TASK DETAILS ▸
Copy out each line of the data holding "sampling".

EXTRACTED INFORMATION ▸
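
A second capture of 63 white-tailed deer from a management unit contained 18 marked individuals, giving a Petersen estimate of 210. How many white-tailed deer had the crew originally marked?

M = 60

From N = M·C/R: M = N·R / C = 210·18 / 63 = 3780 / 63 = 60.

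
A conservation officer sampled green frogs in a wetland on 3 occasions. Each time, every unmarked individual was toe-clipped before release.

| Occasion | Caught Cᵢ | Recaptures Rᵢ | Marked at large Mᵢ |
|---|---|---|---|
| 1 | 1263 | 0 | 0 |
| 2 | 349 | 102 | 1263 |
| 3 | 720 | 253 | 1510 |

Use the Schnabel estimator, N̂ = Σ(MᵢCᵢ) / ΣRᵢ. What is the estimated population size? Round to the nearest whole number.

N ≈ 4304

Σ MᵢCᵢ = 0·1263 + 1263·349 + 1510·720 = 0 + 440787 + 1087200 = 1527987
Σ Rᵢ = 0 + 102 + 253 = 355
N̂ = 1527987 / 355 ≈ 4304.2 → 4304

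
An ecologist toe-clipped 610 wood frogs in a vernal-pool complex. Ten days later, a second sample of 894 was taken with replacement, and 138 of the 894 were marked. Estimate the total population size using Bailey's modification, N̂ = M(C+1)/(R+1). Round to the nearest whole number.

N̂ = 610·(894+1)/(138+1) = 610·895/139 = 545950/139 ≈ 3927.7 → 3928

N ≈ 3928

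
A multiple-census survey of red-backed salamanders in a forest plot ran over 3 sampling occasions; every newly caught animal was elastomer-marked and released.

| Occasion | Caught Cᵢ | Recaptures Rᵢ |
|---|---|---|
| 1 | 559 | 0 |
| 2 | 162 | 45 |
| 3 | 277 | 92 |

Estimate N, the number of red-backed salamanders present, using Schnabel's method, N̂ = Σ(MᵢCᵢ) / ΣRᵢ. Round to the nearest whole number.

N ≈ 2028

Marked at large before each occasion: Mᵢ = Σⱼ<ᵢ (Cⱼ − Rⱼ) → M1=0, M2=559, M3=676
Σ MᵢCᵢ = 0·559 + 559·162 + 676·277 = 0 + 90558 + 187252 = 277810
Σ Rᵢ = 0 + 45 + 92 = 137
N̂ = 277810 / 137 ≈ 2027.8 → 2028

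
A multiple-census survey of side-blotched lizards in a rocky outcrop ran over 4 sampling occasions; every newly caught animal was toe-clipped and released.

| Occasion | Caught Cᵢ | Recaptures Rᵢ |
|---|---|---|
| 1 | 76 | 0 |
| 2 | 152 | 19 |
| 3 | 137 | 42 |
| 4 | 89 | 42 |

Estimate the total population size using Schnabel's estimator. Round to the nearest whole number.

Marked at large before each occasion: Mᵢ = Σⱼ<ᵢ (Cⱼ − Rⱼ) → M1=0, M2=76, M3=209, M4=304
Σ MᵢCᵢ = 0·76 + 76·152 + 209·137 + 304·89 = 0 + 11552 + 28633 + 27056 = 67241
Σ Rᵢ = 0 + 19 + 42 + 42 = 103
N̂ = 67241 / 103 ≈ 652.8 → 653

N ≈ 653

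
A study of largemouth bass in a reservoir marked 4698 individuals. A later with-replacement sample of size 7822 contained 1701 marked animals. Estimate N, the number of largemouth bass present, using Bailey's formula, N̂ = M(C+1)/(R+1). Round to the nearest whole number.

N̂ = 4698·(7822+1)/(1701+1) = 4698·7823/1702 = 36752454/1702 ≈ 21593.7 → 21594

N ≈ 21,594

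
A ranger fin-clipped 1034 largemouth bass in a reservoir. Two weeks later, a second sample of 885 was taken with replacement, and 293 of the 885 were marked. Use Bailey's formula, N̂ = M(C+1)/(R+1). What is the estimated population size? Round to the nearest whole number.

N ≈ 3116

N̂ = 1034·(885+1)/(293+1) = 1034·886/294 = 916124/294 ≈ 3116.1 → 3116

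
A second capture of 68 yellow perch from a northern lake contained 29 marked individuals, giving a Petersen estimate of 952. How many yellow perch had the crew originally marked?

M = 406

From N = M·C/R: M = N·R / C = 952·29 / 68 = 27608 / 68 = 406.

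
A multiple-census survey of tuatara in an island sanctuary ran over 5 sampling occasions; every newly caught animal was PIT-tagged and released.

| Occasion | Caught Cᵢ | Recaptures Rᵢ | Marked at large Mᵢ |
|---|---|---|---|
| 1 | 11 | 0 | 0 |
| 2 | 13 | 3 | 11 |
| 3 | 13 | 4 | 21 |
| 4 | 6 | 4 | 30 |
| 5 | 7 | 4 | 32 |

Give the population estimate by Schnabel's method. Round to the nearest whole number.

Σ MᵢCᵢ = 0·11 + 11·13 + 21·13 + 30·6 + 32·7 = 0 + 143 + 273 + 180 + 224 = 820
Σ Rᵢ = 0 + 3 + 4 + 4 + 4 = 15
N̂ = 820 / 15 ≈ 54.7 → 55

N ≈ 55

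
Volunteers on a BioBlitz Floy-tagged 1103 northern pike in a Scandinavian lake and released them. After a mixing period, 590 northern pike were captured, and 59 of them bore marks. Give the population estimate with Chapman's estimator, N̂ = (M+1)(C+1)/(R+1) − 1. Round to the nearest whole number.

N̂ = (1103+1)(590+1)/(59+1) − 1 = 1104·591/60 − 1
= 652464/60 − 1 ≈ 10874.4 − 1 ≈ 10873.4 → 10873

N ≈ 10,873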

THE ANSWER ▸
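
A multiple-census survey of red-backed salamanders in a forest plot ran over 3 sampling occasions; every newly caught animal was elastomer-marked and released.
A multiple-census survey of side-blotched lizards in a rocky outcrop ran over 4 sampling occasions; every newly caught animal was toe-clipped and released.
A multiple-census survey of tuatara in an island sanctuary ran over 5 sampling occasions; every newly caught animal was PIT-tagged and released.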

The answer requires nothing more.